**WORK REQUIRED**
In full and word for word, return the listing that follows.
---------- RECORDS SUPPLIED ----------
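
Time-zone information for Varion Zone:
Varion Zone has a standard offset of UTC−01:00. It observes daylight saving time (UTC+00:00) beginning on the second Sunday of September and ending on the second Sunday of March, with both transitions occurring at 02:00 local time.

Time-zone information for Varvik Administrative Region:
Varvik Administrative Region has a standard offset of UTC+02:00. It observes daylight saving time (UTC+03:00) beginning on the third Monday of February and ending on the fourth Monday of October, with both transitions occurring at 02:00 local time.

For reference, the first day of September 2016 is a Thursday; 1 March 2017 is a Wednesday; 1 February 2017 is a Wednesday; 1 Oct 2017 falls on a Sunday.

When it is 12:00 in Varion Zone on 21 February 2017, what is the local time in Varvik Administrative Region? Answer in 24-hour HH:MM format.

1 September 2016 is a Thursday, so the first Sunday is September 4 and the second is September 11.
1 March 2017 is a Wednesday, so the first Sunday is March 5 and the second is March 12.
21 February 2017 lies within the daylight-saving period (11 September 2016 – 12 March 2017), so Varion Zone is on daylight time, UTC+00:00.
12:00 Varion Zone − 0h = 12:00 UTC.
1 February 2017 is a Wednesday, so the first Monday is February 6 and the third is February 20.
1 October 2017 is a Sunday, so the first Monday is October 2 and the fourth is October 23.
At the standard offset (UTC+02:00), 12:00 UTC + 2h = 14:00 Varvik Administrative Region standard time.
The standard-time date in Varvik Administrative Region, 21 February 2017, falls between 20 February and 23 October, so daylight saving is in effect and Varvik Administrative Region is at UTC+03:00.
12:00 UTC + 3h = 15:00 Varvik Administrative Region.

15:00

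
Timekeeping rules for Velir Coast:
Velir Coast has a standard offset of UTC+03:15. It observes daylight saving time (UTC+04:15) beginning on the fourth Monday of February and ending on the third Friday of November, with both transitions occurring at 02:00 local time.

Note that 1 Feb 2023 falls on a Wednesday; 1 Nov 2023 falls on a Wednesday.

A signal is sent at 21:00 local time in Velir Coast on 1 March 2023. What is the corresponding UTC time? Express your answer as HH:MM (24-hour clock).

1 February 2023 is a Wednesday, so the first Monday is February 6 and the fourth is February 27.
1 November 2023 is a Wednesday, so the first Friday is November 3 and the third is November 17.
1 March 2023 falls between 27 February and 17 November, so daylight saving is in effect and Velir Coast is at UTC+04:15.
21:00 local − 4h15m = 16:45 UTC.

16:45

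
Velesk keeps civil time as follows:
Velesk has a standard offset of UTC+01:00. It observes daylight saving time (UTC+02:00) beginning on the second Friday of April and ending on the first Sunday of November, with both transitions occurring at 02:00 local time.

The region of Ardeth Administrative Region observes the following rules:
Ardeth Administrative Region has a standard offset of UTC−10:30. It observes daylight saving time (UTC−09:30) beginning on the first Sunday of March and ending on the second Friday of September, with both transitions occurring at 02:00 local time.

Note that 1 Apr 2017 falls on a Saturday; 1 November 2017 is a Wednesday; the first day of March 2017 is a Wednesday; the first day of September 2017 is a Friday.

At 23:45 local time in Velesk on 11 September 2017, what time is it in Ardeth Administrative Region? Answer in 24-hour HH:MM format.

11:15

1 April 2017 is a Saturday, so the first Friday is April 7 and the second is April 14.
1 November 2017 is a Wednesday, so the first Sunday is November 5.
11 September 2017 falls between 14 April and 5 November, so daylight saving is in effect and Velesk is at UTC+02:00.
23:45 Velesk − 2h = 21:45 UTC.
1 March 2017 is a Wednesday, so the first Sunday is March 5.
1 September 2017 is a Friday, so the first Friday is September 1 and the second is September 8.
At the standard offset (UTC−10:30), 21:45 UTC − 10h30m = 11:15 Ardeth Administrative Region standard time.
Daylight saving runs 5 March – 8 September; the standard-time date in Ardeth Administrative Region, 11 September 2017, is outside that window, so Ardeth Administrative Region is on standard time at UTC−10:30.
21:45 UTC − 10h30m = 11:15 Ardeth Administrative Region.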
----------
**RESULT OF THIS EXERCISE**
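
Time-zone information for Varion Zone:
Varion Zone has a standard offset of UTC−01:00. It observes daylight saving time (UTC+00:00) beginning on the second Sunday of September and ending on the second Sunday of March, with both transitions occurring at 02:00 local time.

Time-zone information for Varvik Administrative Region:
Varvik Administrative Region has a standard offset of UTC+02:00. It observes daylight saving time (UTC+03:00) beginning on the third Monday of February and ending on the fourth Monday of October, with both transitions occurring at 02:00 local time.

For reference, the first day of September 2016 is a Thursday; 1 March 2017 is a Wednesday; 1 February 2017 is a Wednesday; 1 Oct 2017 falls on a Sunday.

When it is 12:00 in Varion Zone on 21 February 2017, what is the local time in Varvik Administrative Region? Answer in 24-hour HH:MM format.

1 September 2016 is a Thursday, so the first Sunday is September 4 and the second is September 11.
1 March 2017 is a Wednesday, so the first Sunday is March 5 and the second is March 12.
21 February 2017 lies within the daylight-saving period (11 September 2016 – 12 March 2017), so Varion Zone is on daylight time, UTC+00:00.
12:00 Varion Zone − 0h = 12:00 UTC.
1 February 2017 is a Wednesday, so the first Monday is February 6 and the third is February 20.
1 October 2017 is a Sunday, so the first Monday is October 2 and the fourth is October 23.
At the standard offset (UTC+02:00), 12:00 UTC + 2h = 14:00 Varvik Administrative Region standard time.
The standard-time date in Varvik Administrative Region, 21 February 2017, falls between 20 February and 23 October, so daylight saving is in effect and Varvik Administrative Region is at UTC+03:00.
12:00 UTC + 3h = 15:00 Varvik Administrative Region.

15:00

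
Timekeeping rules for Velir Coast:
Velir Coast has a standard offset of UTC+03:15. It observes daylight saving time (UTC+04:15) beginning on the fourth Monday of February and ending on the third Friday of November, with both transitions occurring at 02:00 local time.

Note that 1 Feb 2023 falls on a Wednesday; 1 Nov 2023 falls on a Wednesday.

A signal is sent at 21:00 local time in Velir Coast on 1 March 2023. What is the corresponding UTC time? Express your answer as HH:MM (24-hour clock).

1 February 2023 is a Wednesday, so the first Monday is February 6 and the fourth is February 27.
1 November 2023 is a Wednesday, so the first Friday is November 3 and the third is November 17.
1 March 2023 falls between 27 February and 17 November, so daylight saving is in effect and Velir Coast is at UTC+04:15.
21:00 local − 4h15m = 16:45 UTC.

16:45

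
Velesk keeps civil time as follows:
Velesk has a standard offset of UTC+01:00. It observes daylight saving time (UTC+02:00) beginning on the second Friday of April and ending on the first Sunday of November, with both transitions occurring at 02:00 local time.

The region of Ardeth Administrative Region observes the following rules:
Ardeth Administrative Region has a standard offset of UTC−10:30. It observes daylight saving time (UTC−09:30) beginning on the first Sunday of March and ending on the second Friday of September, with both transitions occurring at 02:00 local time.

Note that 1 Apr 2017 falls on a Saturday; 1 November 2017 is a Wednesday; the first day of March 2017 is a Wednesday; the first day of September 2017 is a Friday.

At 23:45 local time in Velesk on 11 September 2017, what time is it in Ardeth Administrative Region? Answer in 24-hour HH:MM format.

11:15

1 April 2017 is a Saturday, so the first Friday is April 7 and the second is April 14.
1 November 2017 is a Wednesday, so the first Sunday is November 5.
11 September 2017 falls between 14 April and 5 November, so daylight saving is in effect and Velesk is at UTC+02:00.
23:45 Velesk − 2h = 21:45 UTC.
1 March 2017 is a Wednesday, so the first Sunday is March 5.
1 September 2017 is a Friday, so the first Friday is September 1 and the second is September 8.
At the standard offset (UTC−10:30), 21:45 UTC − 10h30m = 11:15 Ardeth Administrative Region standard time.
Daylight saving runs 5 March – 8 September; the standard-time date in Ardeth Administrative Region, 11 September 2017, is outside that window, so Ardeth Administrative Region is on standard time at UTC−10:30.
21:45 UTC − 10h30m = 11:15 Ardeth Administrative Region.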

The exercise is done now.